* Task inputs:
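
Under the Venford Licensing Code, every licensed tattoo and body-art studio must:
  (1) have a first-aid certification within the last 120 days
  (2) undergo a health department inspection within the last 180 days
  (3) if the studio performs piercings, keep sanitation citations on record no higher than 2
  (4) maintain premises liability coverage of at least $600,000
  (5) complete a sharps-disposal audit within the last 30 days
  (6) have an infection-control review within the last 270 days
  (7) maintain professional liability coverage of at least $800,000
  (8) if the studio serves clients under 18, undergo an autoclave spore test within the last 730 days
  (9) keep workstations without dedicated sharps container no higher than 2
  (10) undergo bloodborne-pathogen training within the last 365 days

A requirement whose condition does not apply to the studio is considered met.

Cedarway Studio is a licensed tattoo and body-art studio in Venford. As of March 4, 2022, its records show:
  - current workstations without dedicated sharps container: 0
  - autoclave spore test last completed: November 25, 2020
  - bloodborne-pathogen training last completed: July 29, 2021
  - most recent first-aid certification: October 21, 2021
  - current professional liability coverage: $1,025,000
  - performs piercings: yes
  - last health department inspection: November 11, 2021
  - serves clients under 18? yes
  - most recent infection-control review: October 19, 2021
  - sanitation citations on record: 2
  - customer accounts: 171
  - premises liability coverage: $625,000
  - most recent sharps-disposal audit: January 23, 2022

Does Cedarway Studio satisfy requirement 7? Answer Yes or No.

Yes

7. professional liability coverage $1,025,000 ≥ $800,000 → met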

--

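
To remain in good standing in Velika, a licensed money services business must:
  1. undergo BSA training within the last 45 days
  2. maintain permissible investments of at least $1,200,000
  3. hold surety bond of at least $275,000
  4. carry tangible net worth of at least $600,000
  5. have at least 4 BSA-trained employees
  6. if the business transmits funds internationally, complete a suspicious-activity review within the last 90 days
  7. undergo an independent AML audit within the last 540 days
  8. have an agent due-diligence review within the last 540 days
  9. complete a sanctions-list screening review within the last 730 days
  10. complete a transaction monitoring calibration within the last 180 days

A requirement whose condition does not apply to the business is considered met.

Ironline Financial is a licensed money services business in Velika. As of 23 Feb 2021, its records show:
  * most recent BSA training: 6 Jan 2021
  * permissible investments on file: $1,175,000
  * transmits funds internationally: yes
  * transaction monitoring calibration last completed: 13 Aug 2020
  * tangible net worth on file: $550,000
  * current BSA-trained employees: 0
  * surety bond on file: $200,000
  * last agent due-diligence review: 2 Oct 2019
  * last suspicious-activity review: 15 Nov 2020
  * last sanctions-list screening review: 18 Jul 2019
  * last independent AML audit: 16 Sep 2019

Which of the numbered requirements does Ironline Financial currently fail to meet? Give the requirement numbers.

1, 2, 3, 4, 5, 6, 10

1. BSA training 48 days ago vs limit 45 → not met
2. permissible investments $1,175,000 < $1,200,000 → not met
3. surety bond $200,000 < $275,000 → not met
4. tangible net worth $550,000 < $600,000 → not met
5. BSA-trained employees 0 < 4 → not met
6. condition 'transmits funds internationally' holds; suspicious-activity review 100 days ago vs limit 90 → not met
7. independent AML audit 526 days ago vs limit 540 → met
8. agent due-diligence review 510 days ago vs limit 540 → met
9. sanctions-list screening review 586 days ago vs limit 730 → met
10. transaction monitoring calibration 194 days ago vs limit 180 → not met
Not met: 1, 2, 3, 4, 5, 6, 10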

* * *

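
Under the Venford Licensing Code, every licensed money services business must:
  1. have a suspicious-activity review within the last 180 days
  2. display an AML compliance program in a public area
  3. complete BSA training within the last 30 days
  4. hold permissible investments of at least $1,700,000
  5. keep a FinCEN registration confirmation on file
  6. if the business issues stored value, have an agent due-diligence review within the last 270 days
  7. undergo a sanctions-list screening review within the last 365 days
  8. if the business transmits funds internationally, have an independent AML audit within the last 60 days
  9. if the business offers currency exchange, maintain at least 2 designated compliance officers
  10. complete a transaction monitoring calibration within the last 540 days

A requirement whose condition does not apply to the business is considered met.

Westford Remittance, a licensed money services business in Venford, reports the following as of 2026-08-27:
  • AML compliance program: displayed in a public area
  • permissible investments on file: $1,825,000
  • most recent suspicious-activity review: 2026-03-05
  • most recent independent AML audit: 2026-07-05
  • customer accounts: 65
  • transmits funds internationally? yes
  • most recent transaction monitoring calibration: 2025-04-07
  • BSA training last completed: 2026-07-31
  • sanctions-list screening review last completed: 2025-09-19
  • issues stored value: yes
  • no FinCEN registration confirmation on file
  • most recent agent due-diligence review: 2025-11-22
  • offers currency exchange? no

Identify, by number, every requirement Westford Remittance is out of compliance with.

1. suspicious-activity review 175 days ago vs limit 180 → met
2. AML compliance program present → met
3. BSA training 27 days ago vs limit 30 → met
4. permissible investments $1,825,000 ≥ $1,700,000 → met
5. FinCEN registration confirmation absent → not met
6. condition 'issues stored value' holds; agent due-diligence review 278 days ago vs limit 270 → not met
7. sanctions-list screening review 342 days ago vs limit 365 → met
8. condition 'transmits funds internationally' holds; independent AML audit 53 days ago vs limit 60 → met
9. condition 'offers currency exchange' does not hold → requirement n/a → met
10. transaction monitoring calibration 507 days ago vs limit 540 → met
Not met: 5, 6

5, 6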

* Directions: In the listing above, find the line with "6. if the business issues" and the line with "currency exchange? no"; set down exactly those two lines and every line between them, nothing more.

* Result for this exercise:
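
  6. if the business issues stored value, have an agent due-diligence review within the last 270 days
  7. undergo a sanctions-list screening review within the last 365 days
  8. if the business transmits funds internationally, have an independent AML audit within the last 60 days
  9. if the business offers currency exchange, maintain at least 2 designated compliance officers
  10. complete a transaction monitoring calibration within the last 540 days

A requirement whose condition does not apply to the business is considered met.

Westford Remittance, a licensed money services business in Venford, reports the following as of 2026-08-27:
  • AML compliance program: displayed in a public area
  • permissible investments on file: $1,825,000
  • most recent suspicious-activity review: 2026-03-05
  • most recent independent AML audit: 2026-07-05
  • customer accounts: 65
  • transmits funds internationally? yes
  • most recent transaction monitoring calibration: 2025-04-07
  • BSA training last completed: 2026-07-31
  • sanctions-list screening review last completed: 2025-09-19
  • issues stored value: yes
  • no FinCEN registration confirmation on file
  • most recent agent due-diligence review: 2025-11-22
  • offers currency exchange? no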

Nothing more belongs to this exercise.